* [Work request]:
Return every line of the listing below so that it matches the original exactly.

^^^^^^^^

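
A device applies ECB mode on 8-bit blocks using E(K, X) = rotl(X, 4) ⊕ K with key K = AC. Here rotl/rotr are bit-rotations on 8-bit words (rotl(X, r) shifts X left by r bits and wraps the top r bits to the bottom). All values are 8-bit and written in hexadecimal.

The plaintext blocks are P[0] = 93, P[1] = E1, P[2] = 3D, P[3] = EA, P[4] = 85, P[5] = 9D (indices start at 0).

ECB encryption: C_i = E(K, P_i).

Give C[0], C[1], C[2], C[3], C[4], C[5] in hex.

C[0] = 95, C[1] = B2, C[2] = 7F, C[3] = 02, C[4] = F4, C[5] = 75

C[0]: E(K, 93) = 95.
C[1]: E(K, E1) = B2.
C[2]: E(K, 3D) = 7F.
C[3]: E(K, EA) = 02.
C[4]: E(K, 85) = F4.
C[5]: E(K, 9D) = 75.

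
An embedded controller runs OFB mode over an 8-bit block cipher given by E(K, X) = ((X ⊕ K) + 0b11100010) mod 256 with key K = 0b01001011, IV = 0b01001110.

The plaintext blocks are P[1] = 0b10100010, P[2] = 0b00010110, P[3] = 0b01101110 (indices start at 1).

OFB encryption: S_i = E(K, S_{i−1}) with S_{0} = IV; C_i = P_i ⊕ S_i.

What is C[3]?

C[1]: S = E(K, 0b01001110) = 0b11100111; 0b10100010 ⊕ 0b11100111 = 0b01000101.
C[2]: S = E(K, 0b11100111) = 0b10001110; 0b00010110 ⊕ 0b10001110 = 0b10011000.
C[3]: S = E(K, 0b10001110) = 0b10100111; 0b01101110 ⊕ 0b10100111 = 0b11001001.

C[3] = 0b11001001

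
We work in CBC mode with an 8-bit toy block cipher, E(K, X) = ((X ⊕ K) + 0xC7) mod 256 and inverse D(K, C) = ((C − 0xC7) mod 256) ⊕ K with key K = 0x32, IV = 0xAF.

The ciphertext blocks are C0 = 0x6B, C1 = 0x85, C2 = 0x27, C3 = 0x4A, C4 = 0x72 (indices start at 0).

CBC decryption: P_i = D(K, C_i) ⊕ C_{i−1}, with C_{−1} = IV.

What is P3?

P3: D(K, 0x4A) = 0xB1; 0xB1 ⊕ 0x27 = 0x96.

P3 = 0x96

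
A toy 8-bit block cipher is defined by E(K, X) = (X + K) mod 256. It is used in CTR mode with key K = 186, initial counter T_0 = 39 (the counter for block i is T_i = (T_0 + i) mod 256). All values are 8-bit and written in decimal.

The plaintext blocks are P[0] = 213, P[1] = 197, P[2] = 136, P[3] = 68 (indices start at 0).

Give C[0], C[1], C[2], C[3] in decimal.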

^^^^^^^^

* [Written solution]:
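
A device applies ECB mode on 8-bit blocks using E(K, X) = rotl(X, 4) ⊕ K with key K = AC. Here rotl/rotr are bit-rotations on 8-bit words (rotl(X, r) shifts X left by r bits and wraps the top r bits to the bottom). All values are 8-bit and written in hexadecimal.

The plaintext blocks are P[0] = 93, P[1] = E1, P[2] = 3D, P[3] = EA, P[4] = 85, P[5] = 9D (indices start at 0).

ECB encryption: C_i = E(K, P_i).

Give C[0], C[1], C[2], C[3], C[4], C[5] in hex.

C[0] = 95, C[1] = B2, C[2] = 7F, C[3] = 02, C[4] = F4, C[5] = 75

C[0]: E(K, 93) = 95.
C[1]: E(K, E1) = B2.
C[2]: E(K, 3D) = 7F.
C[3]: E(K, EA) = 02.
C[4]: E(K, 85) = F4.
C[5]: E(K, 9D) = 75.

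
An embedded controller runs OFB mode over an 8-bit block cipher given by E(K, X) = ((X ⊕ K) + 0b11100010) mod 256 with key K = 0b01001011, IV = 0b01001110.

The plaintext blocks are P[1] = 0b10100010, P[2] = 0b00010110, P[3] = 0b01101110 (indices start at 1).

OFB encryption: S_i = E(K, S_{i−1}) with S_{0} = IV; C_i = P_i ⊕ S_i.

What is C[3]?

C[1]: S = E(K, 0b01001110) = 0b11100111; 0b10100010 ⊕ 0b11100111 = 0b01000101.
C[2]: S = E(K, 0b11100111) = 0b10001110; 0b00010110 ⊕ 0b10001110 = 0b10011000.
C[3]: S = E(K, 0b10001110) = 0b10100111; 0b01101110 ⊕ 0b10100111 = 0b11001001.

C[3] = 0b11001001

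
We work in CBC mode with an 8-bit toy block cipher, E(K, X) = ((X ⊕ K) + 0xC7) mod 256 and inverse D(K, C) = ((C − 0xC7) mod 256) ⊕ K with key K = 0x32, IV = 0xAF.

The ciphertext blocks are C0 = 0x6B, C1 = 0x85, C2 = 0x27, C3 = 0x4A, C4 = 0x72 (indices start at 0).

CBC decryption: P_i = D(K, C_i) ⊕ C_{i−1}, with C_{−1} = IV.

What is P3?

P3: D(K, 0x4A) = 0xB1; 0xB1 ⊕ 0x27 = 0x96.

P3 = 0x96

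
A toy 8-bit block cipher is defined by E(K, X) = (X + K) mod 256. It is used in CTR mode with key K = 186, initial counter T_0 = 39 (the counter for block i is T_i = (T_0 + i) mod 256). All values are 8-bit and written in decimal.

The plaintext blocks are P[0] = 213, P[1] = 197, P[2] = 136, P[3] = 68 (indices start at 0).

Give C[0], C[1], C[2], C[3] in decimal.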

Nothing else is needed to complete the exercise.